* _DATA EXTRACT_
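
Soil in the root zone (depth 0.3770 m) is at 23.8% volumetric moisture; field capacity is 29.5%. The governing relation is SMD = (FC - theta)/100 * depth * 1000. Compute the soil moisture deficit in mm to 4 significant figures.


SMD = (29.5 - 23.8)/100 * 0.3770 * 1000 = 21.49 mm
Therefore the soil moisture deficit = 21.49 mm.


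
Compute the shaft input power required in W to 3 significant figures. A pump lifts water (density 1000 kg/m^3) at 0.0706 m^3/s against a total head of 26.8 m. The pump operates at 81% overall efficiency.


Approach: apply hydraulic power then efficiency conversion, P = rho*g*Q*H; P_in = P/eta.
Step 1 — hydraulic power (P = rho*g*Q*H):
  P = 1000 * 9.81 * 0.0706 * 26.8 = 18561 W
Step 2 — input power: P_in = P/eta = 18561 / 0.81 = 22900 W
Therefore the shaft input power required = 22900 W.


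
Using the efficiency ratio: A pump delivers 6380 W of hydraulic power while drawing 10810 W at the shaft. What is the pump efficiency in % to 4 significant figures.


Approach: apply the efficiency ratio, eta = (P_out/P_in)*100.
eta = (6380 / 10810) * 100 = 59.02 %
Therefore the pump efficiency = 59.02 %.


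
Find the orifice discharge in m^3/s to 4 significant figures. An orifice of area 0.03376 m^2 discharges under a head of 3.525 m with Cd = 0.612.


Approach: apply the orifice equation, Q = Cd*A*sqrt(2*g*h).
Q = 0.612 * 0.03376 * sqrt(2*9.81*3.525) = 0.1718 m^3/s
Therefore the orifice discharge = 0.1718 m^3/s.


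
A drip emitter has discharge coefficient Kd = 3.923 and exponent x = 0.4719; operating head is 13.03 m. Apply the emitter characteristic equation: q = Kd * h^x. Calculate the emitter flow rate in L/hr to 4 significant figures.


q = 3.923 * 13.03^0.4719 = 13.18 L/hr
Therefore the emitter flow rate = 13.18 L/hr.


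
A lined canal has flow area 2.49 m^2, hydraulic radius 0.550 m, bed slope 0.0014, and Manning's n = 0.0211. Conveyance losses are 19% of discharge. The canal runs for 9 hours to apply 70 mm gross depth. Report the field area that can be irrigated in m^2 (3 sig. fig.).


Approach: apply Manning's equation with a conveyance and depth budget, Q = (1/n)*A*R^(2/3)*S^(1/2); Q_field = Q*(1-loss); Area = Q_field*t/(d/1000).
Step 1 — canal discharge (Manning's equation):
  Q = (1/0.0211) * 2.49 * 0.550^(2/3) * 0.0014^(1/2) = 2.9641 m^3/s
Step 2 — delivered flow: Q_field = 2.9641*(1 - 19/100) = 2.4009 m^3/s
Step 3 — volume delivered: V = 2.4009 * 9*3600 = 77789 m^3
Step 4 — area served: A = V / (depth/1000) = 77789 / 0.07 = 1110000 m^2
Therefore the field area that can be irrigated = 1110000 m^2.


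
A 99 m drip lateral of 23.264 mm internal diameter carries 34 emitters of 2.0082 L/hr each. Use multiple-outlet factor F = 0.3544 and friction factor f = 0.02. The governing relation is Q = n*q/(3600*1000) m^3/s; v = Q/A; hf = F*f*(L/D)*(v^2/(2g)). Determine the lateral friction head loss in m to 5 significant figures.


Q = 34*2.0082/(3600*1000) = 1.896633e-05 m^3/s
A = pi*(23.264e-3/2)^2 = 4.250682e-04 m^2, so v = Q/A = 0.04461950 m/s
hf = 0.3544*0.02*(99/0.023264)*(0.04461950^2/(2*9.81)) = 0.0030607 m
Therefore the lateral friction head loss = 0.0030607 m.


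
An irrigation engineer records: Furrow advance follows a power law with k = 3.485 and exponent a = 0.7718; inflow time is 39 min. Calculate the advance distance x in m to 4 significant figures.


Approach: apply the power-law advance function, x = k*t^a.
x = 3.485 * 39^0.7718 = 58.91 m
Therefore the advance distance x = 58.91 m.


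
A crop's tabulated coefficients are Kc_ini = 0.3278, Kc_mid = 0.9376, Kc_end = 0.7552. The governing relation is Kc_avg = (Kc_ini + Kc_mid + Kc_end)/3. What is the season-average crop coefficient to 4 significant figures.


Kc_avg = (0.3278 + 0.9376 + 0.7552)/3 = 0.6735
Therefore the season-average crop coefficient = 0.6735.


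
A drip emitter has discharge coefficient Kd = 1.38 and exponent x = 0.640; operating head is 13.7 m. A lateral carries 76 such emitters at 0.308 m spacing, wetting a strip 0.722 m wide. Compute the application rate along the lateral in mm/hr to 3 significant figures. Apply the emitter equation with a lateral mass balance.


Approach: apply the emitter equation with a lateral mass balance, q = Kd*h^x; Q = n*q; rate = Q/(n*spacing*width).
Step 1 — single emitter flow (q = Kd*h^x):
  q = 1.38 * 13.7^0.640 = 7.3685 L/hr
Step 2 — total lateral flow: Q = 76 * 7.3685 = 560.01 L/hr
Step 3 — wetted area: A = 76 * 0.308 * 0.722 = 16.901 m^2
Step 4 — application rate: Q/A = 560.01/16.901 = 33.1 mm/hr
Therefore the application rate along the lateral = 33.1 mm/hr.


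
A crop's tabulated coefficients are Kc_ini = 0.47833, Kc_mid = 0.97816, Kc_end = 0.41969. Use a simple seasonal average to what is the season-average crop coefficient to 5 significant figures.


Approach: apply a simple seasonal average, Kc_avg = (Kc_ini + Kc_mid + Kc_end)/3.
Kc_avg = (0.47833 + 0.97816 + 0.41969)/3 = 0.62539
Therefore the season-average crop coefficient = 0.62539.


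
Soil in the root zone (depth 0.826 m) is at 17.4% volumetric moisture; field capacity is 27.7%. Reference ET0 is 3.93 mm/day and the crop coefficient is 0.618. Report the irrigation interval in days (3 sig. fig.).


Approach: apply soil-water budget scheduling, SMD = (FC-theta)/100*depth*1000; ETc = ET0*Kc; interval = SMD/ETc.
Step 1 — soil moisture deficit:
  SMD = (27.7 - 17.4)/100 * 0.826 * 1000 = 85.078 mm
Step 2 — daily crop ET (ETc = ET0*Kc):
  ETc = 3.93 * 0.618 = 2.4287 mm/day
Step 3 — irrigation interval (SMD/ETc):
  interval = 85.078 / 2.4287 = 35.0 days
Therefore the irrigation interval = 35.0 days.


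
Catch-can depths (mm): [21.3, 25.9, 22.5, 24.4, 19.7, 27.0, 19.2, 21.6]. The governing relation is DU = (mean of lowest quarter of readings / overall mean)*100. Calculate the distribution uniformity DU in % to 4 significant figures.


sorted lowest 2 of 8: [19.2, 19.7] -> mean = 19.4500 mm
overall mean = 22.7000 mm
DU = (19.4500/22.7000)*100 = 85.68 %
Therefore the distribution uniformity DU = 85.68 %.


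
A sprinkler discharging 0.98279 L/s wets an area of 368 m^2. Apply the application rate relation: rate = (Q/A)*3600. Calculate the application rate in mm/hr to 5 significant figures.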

* _TASK ITEM_
Transcribe the records above in full, exactly as they stand.

* _RESPONSE FOR THIS EXERCISE_
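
Soil in the root zone (depth 0.3770 m) is at 23.8% volumetric moisture; field capacity is 29.5%. The governing relation is SMD = (FC - theta)/100 * depth * 1000. Compute the soil moisture deficit in mm to 4 significant figures.


SMD = (29.5 - 23.8)/100 * 0.3770 * 1000 = 21.49 mm
Therefore the soil moisture deficit = 21.49 mm.


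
Compute the shaft input power required in W to 3 significant figures. A pump lifts water (density 1000 kg/m^3) at 0.0706 m^3/s against a total head of 26.8 m. The pump operates at 81% overall efficiency.


Approach: apply hydraulic power then efficiency conversion, P = rho*g*Q*H; P_in = P/eta.
Step 1 — hydraulic power (P = rho*g*Q*H):
  P = 1000 * 9.81 * 0.0706 * 26.8 = 18561 W
Step 2 — input power: P_in = P/eta = 18561 / 0.81 = 22900 W
Therefore the shaft input power required = 22900 W.


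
Using the efficiency ratio: A pump delivers 6380 W of hydraulic power while drawing 10810 W at the shaft. What is the pump efficiency in % to 4 significant figures.


Approach: apply the efficiency ratio, eta = (P_out/P_in)*100.
eta = (6380 / 10810) * 100 = 59.02 %
Therefore the pump efficiency = 59.02 %.


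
Find the orifice discharge in m^3/s to 4 significant figures. An orifice of area 0.03376 m^2 discharges under a head of 3.525 m with Cd = 0.612.


Approach: apply the orifice equation, Q = Cd*A*sqrt(2*g*h).
Q = 0.612 * 0.03376 * sqrt(2*9.81*3.525) = 0.1718 m^3/s
Therefore the orifice discharge = 0.1718 m^3/s.


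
A drip emitter has discharge coefficient Kd = 3.923 and exponent x = 0.4719; operating head is 13.03 m. Apply the emitter characteristic equation: q = Kd * h^x. Calculate the emitter flow rate in L/hr to 4 significant figures.


q = 3.923 * 13.03^0.4719 = 13.18 L/hr
Therefore the emitter flow rate = 13.18 L/hr.


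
A lined canal has flow area 2.49 m^2, hydraulic radius 0.550 m, bed slope 0.0014, and Manning's n = 0.0211. Conveyance losses are 19% of discharge. The canal runs for 9 hours to apply 70 mm gross depth. Report the field area that can be irrigated in m^2 (3 sig. fig.).


Approach: apply Manning's equation with a conveyance and depth budget, Q = (1/n)*A*R^(2/3)*S^(1/2); Q_field = Q*(1-loss); Area = Q_field*t/(d/1000).
Step 1 — canal discharge (Manning's equation):
  Q = (1/0.0211) * 2.49 * 0.550^(2/3) * 0.0014^(1/2) = 2.9641 m^3/s
Step 2 — delivered flow: Q_field = 2.9641*(1 - 19/100) = 2.4009 m^3/s
Step 3 — volume delivered: V = 2.4009 * 9*3600 = 77789 m^3
Step 4 — area served: A = V / (depth/1000) = 77789 / 0.07 = 1110000 m^2
Therefore the field area that can be irrigated = 1110000 m^2.


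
A 99 m drip lateral of 23.264 mm internal diameter carries 34 emitters of 2.0082 L/hr each. Use multiple-outlet factor F = 0.3544 and friction factor f = 0.02. The governing relation is Q = n*q/(3600*1000) m^3/s; v = Q/A; hf = F*f*(L/D)*(v^2/(2g)). Determine the lateral friction head loss in m to 5 significant figures.


Q = 34*2.0082/(3600*1000) = 1.896633e-05 m^3/s
A = pi*(23.264e-3/2)^2 = 4.250682e-04 m^2, so v = Q/A = 0.04461950 m/s
hf = 0.3544*0.02*(99/0.023264)*(0.04461950^2/(2*9.81)) = 0.0030607 m
Therefore the lateral friction head loss = 0.0030607 m.


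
An irrigation engineer records: Furrow advance follows a power law with k = 3.485 and exponent a = 0.7718; inflow time is 39 min. Calculate the advance distance x in m to 4 significant figures.


Approach: apply the power-law advance function, x = k*t^a.
x = 3.485 * 39^0.7718 = 58.91 m
Therefore the advance distance x = 58.91 m.


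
A crop's tabulated coefficients are Kc_ini = 0.3278, Kc_mid = 0.9376, Kc_end = 0.7552. The governing relation is Kc_avg = (Kc_ini + Kc_mid + Kc_end)/3. What is the season-average crop coefficient to 4 significant figures.


Kc_avg = (0.3278 + 0.9376 + 0.7552)/3 = 0.6735
Therefore the season-average crop coefficient = 0.6735.


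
A drip emitter has discharge coefficient Kd = 1.38 and exponent x = 0.640; operating head is 13.7 m. A lateral carries 76 such emitters at 0.308 m spacing, wetting a strip 0.722 m wide. Compute the application rate along the lateral in mm/hr to 3 significant figures. Apply the emitter equation with a lateral mass balance.


Approach: apply the emitter equation with a lateral mass balance, q = Kd*h^x; Q = n*q; rate = Q/(n*spacing*width).
Step 1 — single emitter flow (q = Kd*h^x):
  q = 1.38 * 13.7^0.640 = 7.3685 L/hr
Step 2 — total lateral flow: Q = 76 * 7.3685 = 560.01 L/hr
Step 3 — wetted area: A = 76 * 0.308 * 0.722 = 16.901 m^2
Step 4 — application rate: Q/A = 560.01/16.901 = 33.1 mm/hr
Therefore the application rate along the lateral = 33.1 mm/hr.


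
A crop's tabulated coefficients are Kc_ini = 0.47833, Kc_mid = 0.97816, Kc_end = 0.41969. Use a simple seasonal average to what is the season-average crop coefficient to 5 significant figures.


Approach: apply a simple seasonal average, Kc_avg = (Kc_ini + Kc_mid + Kc_end)/3.
Kc_avg = (0.47833 + 0.97816 + 0.41969)/3 = 0.62539
Therefore the season-average crop coefficient = 0.62539.


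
Soil in the root zone (depth 0.826 m) is at 17.4% volumetric moisture; field capacity is 27.7%. Reference ET0 is 3.93 mm/day and the crop coefficient is 0.618. Report the irrigation interval in days (3 sig. fig.).


Approach: apply soil-water budget scheduling, SMD = (FC-theta)/100*depth*1000; ETc = ET0*Kc; interval = SMD/ETc.
Step 1 — soil moisture deficit:
  SMD = (27.7 - 17.4)/100 * 0.826 * 1000 = 85.078 mm
Step 2 — daily crop ET (ETc = ET0*Kc):
  ETc = 3.93 * 0.618 = 2.4287 mm/day
Step 3 — irrigation interval (SMD/ETc):
  interval = 85.078 / 2.4287 = 35.0 days
Therefore the irrigation interval = 35.0 days.


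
Catch-can depths (mm): [21.3, 25.9, 22.5, 24.4, 19.7, 27.0, 19.2, 21.6]. The governing relation is DU = (mean of lowest quarter of readings / overall mean)*100. Calculate the distribution uniformity DU in % to 4 significant figures.


sorted lowest 2 of 8: [19.2, 19.7] -> mean = 19.4500 mm
overall mean = 22.7000 mm
DU = (19.4500/22.7000)*100 = 85.68 %
Therefore the distribution uniformity DU = 85.68 %.


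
A sprinkler discharging 0.98279 L/s wets an area of 368 m^2. Apply the application rate relation: rate = (Q/A)*3600. Calculate the application rate in mm/hr to 5 significant figures.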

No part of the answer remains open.